WHAT TO DO: For this exercise, output the line containing "Let Y denote" and all lines after it to the end of the records, exactly, with no other content.

Saved entries:
━━━━

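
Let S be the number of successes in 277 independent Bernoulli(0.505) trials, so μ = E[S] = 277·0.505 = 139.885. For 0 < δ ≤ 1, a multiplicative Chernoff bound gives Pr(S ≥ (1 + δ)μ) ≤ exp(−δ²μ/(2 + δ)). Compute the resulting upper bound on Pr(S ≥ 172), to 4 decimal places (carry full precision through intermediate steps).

0.0366

Write 172 = (1 + δ)μ, so δ = 172/139.885 − 1 = 0.2295814…
Then the exponent is δ²μ/(2 + δ) = (172 − μ)² / (μ·(2 + δ)) = 3.306902.
Bound = exp(−3.306902) = 0.03663.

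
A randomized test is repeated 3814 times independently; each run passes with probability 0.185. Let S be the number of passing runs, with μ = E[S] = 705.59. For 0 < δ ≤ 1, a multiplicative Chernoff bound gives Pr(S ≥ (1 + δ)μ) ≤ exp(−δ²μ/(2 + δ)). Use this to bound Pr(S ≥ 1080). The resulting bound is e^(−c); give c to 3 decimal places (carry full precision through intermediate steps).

78.508

Write 1080 = (1 + δ)μ, so δ = 1080/705.59 − 1 = 0.5306339…
Then the exponent is δ²μ/(2 + δ) = (1080 − μ)² / (μ·(2 + δ)) = 78.507859.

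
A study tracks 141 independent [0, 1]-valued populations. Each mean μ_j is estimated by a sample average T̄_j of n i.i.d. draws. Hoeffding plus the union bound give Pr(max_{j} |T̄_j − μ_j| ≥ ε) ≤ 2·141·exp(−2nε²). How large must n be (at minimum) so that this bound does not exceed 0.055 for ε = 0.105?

388

Need 2·141·exp(−2nε²) ≤ 0.055, i.e. exp(−2nε²) ≤ 0.055/282.
So 2nε² ≥ ln(282/0.055) = 8.542329.
Hence n ≥ 8.542329/(2·0.105²) = 387.407.
The smallest integer n is 388.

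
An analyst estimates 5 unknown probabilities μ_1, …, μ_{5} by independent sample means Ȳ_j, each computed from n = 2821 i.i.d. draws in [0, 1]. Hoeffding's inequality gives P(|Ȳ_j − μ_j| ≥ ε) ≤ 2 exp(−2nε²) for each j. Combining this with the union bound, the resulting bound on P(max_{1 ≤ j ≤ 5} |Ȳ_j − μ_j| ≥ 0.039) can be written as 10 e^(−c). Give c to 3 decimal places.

Union bound over the 5 events: P(max_{1 ≤ j ≤ 5} |Ȳ_j − μ_j| ≥ 0.039) ≤ 5·2·exp(−2nε²) = 10 exp(−2·2821·0.039²).
So c = 2·2821·0.039² = 8.5815.

8.581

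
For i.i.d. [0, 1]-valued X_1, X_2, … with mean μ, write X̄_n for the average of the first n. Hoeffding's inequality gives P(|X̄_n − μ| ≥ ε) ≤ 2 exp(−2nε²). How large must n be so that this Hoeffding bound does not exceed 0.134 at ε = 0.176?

Require 2·exp(−2nε²) ≤ 0.134, i.e. 2nε² ≥ ln(2/0.134) = 2.703063.
So n ≥ 2.703063 / (2·0.176²) = 43.632.
The smallest integer n is 44.

44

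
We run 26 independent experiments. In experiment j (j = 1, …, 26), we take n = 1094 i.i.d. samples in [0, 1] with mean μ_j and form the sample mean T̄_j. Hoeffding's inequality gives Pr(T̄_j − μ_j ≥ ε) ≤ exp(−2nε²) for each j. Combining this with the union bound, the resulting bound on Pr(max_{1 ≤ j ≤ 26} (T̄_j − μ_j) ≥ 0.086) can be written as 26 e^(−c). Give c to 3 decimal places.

16.182

Union bound over the 26 events: Pr(max_{1 ≤ j ≤ 26} (T̄_j − μ_j) ≥ 0.086) ≤ 26·exp(−2nε²) = 26 exp(−2·1094·0.086²).
So c = 2·1094·0.086² = 16.1824.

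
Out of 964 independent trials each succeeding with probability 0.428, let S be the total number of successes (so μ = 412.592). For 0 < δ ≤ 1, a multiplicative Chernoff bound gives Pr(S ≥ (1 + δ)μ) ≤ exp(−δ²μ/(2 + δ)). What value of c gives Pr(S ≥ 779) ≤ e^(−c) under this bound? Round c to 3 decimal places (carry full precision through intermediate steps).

Write 779 = (1 + δ)μ, so δ = 779/412.592 − 1 = 0.8880638…
Then the exponent is δ²μ/(2 + δ) = (779 − μ)² / (μ·(2 + δ)) = 112.668449.

112.668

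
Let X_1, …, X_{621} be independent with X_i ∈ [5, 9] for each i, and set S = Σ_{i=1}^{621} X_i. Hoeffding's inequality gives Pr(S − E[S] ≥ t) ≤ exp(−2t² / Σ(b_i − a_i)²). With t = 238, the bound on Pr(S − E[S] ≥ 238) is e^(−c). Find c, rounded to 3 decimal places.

11.402

Σ(b_i − a_i)² = 621·(4)² = 9936.
c = 2t²/9936 = 2·238²/9936 = 11.4018.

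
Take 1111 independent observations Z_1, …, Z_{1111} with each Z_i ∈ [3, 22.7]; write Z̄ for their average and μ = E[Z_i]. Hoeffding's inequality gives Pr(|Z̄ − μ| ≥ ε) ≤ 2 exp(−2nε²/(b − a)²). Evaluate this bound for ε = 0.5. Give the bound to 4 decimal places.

Exponent: 2nε²/(b − a)² = 2·1111·0.5² / 19.7² = 1.43137.
Bound = 2·exp(−1.43137) = 0.47796.

0.4780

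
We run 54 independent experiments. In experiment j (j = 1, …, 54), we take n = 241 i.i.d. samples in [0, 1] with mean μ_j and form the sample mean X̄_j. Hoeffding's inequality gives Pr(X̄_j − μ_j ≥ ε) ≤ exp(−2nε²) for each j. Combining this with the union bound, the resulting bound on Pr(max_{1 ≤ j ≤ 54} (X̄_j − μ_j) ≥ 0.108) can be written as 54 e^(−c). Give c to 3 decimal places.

Union bound over the 54 events: Pr(max_{1 ≤ j ≤ 54} (X̄_j − μ_j) ≥ 0.108) ≤ 54·exp(−2nε²) = 54 exp(−2·241·0.108²).
So c = 2·241·0.108² = 5.6220.

5.622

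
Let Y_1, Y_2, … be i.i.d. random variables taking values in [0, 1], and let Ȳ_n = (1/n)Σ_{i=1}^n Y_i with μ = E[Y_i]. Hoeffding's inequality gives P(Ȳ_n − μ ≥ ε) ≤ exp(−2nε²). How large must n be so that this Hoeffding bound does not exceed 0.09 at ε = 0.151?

53

Require exp(−2nε²) ≤ 0.09, i.e. 2nε² ≥ ln(1/0.09) = 2.407946.
So n ≥ 2.407946 / (2·0.151²) = 52.804.
The smallest integer n is 53.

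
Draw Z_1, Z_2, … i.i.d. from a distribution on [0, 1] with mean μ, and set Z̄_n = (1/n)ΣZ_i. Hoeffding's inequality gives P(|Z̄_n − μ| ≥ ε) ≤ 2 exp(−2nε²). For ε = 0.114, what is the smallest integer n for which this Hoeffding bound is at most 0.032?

Require 2·exp(−2nε²) ≤ 0.032, i.e. 2nε² ≥ ln(2/0.032) = 4.135167.
So n ≥ 4.135167 / (2·0.114²) = 159.094.
The smallest integer n is 160.

160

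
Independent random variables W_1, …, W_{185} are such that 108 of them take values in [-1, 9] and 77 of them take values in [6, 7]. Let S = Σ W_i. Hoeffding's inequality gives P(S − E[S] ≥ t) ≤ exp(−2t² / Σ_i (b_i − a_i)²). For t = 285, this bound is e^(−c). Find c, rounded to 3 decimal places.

Σ(b_i − a_i)² = 108·10² + 77·1² = 10877.
c = 2t² / 10877 = 2·285² / 10877 = 14.9352.

14.935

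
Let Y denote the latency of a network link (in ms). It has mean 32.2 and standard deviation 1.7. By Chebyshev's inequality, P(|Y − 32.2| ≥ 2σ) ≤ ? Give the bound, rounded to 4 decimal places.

Chebyshev: P(|Y − μ| ≥ t) ≤ Var(Y)/t².
Var(Y) = σ² = 1.7² = 2.89.
t = 2·1.7 = 3.4.
Bound = 2.89 / 11.56 = 0.2500.

0.2500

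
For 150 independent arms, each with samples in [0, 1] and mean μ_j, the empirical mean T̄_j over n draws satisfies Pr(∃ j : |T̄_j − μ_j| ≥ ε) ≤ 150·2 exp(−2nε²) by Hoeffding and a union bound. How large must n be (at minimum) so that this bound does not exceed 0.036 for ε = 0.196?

Need 2·150·exp(−2nε²) ≤ 0.036, i.e. exp(−2nε²) ≤ 0.036/300.
So 2nε² ≥ ln(300/0.036) = 9.028019.
Hence n ≥ 9.028019/(2·0.196²) = 117.503.
The smallest integer n is 118.

118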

━━━━

RESPONSE AREA:
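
Let Y denote the latency of a network link (in ms). It has mean 32.2 and standard deviation 1.7. By Chebyshev's inequality, P(|Y − 32.2| ≥ 2σ) ≤ ? Give the bound, rounded to 4 decimal places.

Chebyshev: P(|Y − μ| ≥ t) ≤ Var(Y)/t².
Var(Y) = σ² = 1.7² = 2.89.
t = 2·1.7 = 3.4.
Bound = 2.89 / 11.56 = 0.2500.

0.2500

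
For 150 independent arms, each with samples in [0, 1] and mean μ_j, the empirical mean T̄_j over n draws satisfies Pr(∃ j : |T̄_j − μ_j| ≥ ε) ≤ 150·2 exp(−2nε²) by Hoeffding and a union bound. How large must n be (at minimum) so that this bound does not exceed 0.036 for ε = 0.196?

Need 2·150·exp(−2nε²) ≤ 0.036, i.e. exp(−2nε²) ≤ 0.036/300.
So 2nε² ≥ ln(300/0.036) = 9.028019.
Hence n ≥ 9.028019/(2·0.196²) = 117.503.
The smallest integer n is 118.

118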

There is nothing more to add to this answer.